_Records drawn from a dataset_
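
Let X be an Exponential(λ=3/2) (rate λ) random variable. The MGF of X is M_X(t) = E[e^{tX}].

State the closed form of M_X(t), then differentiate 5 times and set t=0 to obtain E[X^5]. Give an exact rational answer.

E[X^5] = D^5[M](0) = 1280/81

M_X(t) = 3/(2*(3/2 - t))
D^5[M](t) = 11520/(64*t^6 - 576*t^5 + 2160*t^4 - 4320*t^3 + 4860*t^2 - 2916*t + 729)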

_Problem requirements_
Each entry above should be repeated exactly, with no line left out.

_Task output_
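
Let X be an Exponential(λ=3/2) (rate λ) random variable. The MGF of X is M_X(t) = E[e^{tX}].

State the closed form of M_X(t), then differentiate 5 times and set t=0 to obtain E[X^5]. Give an exact rational answer.

E[X^5] = D^5[M](0) = 1280/81

M_X(t) = 3/(2*(3/2 - t))
D^5[M](t) = 11520/(64*t^6 - 576*t^5 + 2160*t^4 - 4320*t^3 + 4860*t^2 - 2916*t + 729)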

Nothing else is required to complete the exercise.